> About this exercise:
Starting from the line with "S -> a A | a c | c | c B", transcribe each line to the end of the records below. Copy them exactly and write nothing else.
■ ■ ■ ■ ■
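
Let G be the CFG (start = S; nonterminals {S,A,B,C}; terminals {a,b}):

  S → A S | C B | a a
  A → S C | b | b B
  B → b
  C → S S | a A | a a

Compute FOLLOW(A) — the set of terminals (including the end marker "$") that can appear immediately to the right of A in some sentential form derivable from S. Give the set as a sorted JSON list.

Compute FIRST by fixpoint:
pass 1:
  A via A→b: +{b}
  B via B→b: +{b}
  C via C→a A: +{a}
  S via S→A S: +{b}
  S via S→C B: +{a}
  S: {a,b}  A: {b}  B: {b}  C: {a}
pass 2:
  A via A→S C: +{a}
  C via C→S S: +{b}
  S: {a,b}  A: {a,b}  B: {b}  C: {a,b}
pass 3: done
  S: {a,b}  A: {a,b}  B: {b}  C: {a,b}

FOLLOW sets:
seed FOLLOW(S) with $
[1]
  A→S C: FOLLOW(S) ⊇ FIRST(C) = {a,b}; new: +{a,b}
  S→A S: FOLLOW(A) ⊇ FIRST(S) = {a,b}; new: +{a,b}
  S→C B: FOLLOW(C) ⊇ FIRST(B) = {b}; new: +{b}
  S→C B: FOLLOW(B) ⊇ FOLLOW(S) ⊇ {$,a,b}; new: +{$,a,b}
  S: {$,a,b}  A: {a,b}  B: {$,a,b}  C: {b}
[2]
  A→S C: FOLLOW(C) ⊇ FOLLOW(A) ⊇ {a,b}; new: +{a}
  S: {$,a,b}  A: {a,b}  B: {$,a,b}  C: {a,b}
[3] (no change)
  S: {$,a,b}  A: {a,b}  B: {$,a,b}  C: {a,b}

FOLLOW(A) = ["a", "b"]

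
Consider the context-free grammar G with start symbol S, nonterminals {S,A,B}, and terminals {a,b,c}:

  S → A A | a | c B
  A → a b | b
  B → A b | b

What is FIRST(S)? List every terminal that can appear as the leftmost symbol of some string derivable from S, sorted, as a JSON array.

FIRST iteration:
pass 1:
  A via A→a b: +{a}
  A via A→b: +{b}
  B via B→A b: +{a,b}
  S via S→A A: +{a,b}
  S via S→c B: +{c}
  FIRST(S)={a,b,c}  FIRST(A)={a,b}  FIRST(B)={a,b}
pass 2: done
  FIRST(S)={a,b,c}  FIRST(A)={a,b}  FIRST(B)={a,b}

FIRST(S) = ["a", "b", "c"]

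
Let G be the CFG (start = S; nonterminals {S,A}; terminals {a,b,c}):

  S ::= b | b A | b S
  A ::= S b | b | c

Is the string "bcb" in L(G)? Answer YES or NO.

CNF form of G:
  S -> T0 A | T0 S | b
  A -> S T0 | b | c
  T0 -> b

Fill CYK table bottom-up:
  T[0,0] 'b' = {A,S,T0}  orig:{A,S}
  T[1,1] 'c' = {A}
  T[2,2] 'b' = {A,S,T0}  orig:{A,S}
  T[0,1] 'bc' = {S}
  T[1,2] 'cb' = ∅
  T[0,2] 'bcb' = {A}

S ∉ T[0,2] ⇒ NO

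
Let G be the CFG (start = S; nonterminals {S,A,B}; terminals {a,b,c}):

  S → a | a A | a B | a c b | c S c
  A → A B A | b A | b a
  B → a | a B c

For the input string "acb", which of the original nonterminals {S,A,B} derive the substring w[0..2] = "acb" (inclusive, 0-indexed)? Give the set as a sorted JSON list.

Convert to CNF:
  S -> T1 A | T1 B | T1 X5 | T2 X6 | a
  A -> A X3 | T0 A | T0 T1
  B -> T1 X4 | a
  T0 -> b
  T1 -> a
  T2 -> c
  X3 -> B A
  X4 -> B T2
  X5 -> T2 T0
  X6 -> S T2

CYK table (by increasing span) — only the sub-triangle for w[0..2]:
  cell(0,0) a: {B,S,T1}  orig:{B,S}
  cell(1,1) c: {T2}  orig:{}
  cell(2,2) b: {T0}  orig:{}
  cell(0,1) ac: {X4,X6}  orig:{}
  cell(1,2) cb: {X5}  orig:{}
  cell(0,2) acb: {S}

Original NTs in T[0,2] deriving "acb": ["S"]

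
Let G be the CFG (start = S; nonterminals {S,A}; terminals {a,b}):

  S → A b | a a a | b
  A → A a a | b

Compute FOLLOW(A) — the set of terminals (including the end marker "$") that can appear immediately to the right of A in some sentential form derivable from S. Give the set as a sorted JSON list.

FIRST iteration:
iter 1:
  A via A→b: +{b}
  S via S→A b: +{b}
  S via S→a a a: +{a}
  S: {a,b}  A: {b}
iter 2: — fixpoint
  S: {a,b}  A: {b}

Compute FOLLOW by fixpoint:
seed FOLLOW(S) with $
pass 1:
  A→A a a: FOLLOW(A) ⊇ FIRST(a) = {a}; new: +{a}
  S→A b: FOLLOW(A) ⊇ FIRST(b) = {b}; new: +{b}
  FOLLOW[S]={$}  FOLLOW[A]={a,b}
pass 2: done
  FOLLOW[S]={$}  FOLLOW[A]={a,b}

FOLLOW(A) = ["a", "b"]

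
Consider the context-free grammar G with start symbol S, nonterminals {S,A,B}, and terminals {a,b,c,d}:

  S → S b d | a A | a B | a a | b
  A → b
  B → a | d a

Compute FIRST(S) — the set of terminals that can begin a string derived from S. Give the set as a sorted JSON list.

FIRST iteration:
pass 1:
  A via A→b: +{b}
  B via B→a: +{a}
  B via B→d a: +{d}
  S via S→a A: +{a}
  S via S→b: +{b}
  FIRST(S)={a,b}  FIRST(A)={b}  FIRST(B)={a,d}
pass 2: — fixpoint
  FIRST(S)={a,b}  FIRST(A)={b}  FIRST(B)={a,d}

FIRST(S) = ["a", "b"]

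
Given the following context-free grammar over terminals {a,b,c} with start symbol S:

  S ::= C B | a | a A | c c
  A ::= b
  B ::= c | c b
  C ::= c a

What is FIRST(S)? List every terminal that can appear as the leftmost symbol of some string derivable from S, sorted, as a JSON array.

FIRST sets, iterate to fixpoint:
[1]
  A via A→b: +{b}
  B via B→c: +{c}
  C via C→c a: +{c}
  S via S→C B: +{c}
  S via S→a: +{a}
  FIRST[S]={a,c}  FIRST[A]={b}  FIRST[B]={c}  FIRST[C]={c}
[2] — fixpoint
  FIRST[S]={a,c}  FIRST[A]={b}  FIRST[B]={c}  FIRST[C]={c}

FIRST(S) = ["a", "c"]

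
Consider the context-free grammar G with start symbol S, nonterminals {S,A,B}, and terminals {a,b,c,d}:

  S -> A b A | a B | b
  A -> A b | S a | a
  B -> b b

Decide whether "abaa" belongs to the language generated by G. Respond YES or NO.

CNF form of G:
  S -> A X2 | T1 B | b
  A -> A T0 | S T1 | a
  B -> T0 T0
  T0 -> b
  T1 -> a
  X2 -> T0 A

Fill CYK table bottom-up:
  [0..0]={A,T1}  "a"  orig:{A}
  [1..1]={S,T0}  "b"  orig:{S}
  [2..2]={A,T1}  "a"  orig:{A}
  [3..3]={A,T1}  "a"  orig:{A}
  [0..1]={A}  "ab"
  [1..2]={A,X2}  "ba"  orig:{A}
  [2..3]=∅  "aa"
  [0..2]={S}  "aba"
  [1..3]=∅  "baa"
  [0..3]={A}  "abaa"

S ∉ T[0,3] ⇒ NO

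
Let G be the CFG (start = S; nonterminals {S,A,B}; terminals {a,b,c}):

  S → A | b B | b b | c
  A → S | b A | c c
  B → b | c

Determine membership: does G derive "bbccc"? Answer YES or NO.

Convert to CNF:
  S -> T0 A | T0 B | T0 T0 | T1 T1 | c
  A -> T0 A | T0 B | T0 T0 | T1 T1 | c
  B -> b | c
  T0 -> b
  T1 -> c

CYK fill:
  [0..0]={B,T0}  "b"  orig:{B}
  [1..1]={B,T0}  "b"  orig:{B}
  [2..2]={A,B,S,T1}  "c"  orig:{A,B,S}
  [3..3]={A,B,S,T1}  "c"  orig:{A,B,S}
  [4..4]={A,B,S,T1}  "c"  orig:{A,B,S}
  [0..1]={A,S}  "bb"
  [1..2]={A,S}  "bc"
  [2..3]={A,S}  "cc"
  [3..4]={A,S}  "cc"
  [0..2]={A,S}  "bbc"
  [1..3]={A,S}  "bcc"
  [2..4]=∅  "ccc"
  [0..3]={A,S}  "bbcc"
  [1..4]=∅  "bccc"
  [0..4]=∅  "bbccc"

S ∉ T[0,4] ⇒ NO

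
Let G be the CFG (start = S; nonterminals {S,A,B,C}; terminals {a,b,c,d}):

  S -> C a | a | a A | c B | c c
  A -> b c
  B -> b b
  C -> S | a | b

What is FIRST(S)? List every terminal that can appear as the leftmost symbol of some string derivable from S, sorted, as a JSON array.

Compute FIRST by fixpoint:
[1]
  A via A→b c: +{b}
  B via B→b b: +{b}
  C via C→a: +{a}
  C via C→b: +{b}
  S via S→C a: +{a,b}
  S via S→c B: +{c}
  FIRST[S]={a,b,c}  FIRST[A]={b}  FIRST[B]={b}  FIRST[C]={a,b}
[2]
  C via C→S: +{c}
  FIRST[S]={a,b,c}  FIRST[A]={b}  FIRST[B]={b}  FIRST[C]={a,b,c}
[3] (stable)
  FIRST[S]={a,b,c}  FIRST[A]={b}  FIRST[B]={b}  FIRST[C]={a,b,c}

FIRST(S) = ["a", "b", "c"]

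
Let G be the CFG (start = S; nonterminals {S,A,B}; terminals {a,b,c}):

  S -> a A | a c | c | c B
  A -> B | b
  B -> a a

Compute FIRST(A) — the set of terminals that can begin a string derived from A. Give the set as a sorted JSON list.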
■ ■ ■ ■ ■
> Response to the task:
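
  S -> a A | a c | c | c B
  A -> B | b
  B -> a a

Compute FIRST(A) — the set of terminals that can begin a string derived from A. Give the set as a sorted JSON list.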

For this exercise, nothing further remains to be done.